▸ WORK ORDER: Go over the listing below line by line, and return each one holding the string "structure".

▸ SOURCE INFORMATION:
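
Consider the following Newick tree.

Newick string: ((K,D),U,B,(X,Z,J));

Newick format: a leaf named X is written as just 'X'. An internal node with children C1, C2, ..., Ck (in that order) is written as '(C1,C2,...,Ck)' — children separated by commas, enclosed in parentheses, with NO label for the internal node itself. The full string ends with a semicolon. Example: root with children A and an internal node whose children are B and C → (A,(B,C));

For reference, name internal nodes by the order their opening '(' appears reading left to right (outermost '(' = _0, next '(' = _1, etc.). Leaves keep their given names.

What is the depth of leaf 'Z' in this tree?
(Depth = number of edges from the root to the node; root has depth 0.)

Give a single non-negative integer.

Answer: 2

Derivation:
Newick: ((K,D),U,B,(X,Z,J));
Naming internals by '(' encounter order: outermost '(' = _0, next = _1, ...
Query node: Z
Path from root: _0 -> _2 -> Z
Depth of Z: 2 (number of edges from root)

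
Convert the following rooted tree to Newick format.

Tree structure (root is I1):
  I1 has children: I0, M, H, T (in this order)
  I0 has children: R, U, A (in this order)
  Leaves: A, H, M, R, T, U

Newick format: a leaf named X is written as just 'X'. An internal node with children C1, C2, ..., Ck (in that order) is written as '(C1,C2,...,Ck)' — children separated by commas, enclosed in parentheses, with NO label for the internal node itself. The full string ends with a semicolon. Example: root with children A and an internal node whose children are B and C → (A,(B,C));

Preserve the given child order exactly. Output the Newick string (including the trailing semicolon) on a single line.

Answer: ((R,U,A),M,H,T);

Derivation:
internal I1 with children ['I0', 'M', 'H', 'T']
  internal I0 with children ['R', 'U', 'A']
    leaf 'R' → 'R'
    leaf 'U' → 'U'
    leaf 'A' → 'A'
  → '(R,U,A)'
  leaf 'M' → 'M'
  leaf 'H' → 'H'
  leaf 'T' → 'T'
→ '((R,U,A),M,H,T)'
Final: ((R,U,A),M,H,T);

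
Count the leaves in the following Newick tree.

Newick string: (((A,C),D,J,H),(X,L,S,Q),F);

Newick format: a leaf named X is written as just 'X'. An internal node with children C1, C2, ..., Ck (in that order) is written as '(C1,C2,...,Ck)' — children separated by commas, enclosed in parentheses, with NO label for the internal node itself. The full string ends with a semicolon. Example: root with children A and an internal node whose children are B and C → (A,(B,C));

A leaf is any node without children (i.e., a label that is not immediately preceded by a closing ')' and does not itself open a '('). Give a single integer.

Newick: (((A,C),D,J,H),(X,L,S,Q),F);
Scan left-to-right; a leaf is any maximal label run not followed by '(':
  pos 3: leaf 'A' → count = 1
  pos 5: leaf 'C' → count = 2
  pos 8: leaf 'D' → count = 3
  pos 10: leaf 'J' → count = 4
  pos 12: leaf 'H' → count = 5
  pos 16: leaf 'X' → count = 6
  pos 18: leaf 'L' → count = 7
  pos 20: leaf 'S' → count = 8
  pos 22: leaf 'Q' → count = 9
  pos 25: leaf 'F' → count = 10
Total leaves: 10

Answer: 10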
...
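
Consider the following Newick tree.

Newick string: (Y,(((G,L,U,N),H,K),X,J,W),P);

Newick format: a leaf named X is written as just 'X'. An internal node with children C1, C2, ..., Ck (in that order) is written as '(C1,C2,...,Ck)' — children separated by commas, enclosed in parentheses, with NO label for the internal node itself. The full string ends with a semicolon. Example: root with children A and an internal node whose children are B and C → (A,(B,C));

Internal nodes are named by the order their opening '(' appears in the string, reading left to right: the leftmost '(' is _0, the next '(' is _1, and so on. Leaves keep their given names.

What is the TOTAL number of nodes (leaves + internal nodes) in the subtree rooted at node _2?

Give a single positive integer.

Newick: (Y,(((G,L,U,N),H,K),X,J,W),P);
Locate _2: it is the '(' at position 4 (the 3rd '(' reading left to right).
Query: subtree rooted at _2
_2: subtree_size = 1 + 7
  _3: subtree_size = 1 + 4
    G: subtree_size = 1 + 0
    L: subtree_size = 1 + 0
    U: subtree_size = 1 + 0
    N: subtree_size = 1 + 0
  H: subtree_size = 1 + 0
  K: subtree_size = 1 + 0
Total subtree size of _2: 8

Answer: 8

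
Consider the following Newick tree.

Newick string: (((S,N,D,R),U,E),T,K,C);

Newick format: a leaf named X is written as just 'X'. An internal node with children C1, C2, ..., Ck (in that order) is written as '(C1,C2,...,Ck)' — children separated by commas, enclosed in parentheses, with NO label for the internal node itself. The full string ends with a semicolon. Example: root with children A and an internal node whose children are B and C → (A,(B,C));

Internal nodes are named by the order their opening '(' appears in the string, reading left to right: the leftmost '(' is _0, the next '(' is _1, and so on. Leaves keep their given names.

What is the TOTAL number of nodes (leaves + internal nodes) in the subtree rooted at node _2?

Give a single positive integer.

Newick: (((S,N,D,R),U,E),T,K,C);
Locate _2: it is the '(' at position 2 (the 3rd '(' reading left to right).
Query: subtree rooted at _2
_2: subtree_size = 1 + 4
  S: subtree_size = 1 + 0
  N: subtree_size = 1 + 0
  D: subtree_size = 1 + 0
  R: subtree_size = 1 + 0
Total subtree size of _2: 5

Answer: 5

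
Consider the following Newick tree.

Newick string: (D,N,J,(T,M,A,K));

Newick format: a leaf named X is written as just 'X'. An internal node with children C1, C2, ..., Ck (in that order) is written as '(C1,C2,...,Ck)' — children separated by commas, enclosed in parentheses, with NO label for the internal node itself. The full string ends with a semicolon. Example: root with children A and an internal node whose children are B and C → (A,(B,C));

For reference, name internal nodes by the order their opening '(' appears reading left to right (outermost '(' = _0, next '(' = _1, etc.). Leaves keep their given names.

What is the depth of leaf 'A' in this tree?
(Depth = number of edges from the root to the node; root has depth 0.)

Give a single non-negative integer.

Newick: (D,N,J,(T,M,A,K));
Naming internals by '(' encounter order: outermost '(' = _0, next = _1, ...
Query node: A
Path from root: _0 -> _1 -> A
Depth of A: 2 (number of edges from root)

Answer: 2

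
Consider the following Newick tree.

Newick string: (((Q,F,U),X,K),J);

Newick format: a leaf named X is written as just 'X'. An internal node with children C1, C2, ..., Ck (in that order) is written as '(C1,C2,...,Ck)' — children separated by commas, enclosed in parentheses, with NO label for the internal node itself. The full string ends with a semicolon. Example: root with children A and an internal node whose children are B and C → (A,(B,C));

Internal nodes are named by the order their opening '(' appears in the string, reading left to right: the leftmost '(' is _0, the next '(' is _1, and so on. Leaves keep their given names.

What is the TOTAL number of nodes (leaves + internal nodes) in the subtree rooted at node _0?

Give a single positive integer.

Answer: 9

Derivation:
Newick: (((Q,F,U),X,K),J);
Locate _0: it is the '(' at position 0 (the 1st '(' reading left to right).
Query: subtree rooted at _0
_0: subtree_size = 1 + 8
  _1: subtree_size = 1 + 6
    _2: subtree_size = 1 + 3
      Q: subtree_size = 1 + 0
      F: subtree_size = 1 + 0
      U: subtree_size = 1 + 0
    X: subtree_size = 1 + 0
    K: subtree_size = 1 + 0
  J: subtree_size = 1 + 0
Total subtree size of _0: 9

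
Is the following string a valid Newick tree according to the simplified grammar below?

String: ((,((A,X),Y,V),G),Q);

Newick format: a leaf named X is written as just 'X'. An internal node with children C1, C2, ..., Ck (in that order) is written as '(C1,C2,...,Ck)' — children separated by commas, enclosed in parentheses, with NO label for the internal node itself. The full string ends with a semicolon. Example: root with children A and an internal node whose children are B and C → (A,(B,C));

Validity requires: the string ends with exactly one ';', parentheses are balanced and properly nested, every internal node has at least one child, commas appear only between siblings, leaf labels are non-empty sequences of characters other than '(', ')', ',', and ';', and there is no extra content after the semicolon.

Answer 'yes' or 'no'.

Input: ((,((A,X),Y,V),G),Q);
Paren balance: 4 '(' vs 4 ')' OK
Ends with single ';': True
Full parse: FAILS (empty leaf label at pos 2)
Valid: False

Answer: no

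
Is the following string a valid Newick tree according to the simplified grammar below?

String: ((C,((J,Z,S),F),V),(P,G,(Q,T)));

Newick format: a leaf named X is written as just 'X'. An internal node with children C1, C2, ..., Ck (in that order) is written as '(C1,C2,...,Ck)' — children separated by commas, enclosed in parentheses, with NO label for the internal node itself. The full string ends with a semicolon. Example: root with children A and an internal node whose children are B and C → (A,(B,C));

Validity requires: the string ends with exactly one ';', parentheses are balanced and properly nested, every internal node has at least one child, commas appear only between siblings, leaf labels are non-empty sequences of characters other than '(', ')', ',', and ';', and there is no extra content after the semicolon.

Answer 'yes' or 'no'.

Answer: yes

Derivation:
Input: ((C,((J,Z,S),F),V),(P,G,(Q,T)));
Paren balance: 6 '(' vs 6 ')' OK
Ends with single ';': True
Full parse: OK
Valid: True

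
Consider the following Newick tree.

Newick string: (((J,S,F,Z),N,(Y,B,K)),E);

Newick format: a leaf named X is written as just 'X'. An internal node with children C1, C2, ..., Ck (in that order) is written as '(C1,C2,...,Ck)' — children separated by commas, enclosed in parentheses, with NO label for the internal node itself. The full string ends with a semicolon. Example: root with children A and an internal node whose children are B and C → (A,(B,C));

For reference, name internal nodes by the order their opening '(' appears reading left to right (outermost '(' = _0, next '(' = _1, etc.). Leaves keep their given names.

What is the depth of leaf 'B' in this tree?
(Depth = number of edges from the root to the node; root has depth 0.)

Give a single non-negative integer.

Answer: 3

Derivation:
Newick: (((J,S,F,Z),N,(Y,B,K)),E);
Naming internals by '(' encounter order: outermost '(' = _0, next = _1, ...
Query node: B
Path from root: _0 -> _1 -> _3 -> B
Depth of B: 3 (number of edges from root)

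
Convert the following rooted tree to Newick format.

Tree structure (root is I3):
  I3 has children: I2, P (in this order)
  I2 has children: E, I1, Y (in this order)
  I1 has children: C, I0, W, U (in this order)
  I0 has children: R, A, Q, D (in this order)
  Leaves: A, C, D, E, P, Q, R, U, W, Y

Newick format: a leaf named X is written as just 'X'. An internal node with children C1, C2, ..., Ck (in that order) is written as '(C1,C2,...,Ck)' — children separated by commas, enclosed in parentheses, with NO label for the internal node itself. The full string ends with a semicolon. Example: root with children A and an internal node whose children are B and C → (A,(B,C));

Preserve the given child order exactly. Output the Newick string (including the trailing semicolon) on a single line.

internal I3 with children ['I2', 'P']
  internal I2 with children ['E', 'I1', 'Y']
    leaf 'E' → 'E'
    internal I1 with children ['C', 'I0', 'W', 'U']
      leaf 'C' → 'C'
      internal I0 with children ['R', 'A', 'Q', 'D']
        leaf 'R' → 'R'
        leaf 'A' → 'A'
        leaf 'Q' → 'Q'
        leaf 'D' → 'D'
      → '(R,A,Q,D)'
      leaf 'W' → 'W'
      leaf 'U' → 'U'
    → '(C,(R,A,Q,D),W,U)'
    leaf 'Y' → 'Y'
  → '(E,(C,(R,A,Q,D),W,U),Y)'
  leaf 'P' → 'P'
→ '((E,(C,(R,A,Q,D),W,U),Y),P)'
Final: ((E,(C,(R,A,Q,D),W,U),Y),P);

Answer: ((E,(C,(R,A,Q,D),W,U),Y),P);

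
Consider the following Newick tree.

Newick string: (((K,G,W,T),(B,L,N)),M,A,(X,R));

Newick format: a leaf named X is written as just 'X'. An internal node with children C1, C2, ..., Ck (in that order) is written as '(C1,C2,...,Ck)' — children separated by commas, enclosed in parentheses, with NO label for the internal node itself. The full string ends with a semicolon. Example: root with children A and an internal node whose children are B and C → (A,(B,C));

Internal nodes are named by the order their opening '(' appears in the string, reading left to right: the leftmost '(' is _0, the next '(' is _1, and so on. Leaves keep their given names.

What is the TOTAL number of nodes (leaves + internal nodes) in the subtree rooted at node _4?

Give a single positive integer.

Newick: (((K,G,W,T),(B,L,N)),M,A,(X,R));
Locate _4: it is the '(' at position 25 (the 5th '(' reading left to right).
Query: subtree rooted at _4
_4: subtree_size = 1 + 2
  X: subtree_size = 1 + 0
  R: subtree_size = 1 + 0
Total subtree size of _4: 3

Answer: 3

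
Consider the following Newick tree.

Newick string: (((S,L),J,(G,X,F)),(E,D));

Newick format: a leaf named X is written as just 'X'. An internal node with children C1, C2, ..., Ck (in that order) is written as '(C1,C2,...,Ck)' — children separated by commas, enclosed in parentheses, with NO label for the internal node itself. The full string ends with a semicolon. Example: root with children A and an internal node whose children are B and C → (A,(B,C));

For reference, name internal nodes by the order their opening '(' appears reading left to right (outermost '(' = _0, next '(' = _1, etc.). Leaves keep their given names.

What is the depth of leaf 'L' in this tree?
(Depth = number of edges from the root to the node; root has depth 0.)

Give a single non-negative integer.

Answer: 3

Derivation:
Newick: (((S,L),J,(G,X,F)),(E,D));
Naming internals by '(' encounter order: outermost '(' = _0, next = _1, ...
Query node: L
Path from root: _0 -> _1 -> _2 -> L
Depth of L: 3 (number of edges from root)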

▸ SOLVED PROBLEM:
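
Tree structure (root is I1):
Tree structure (root is I3):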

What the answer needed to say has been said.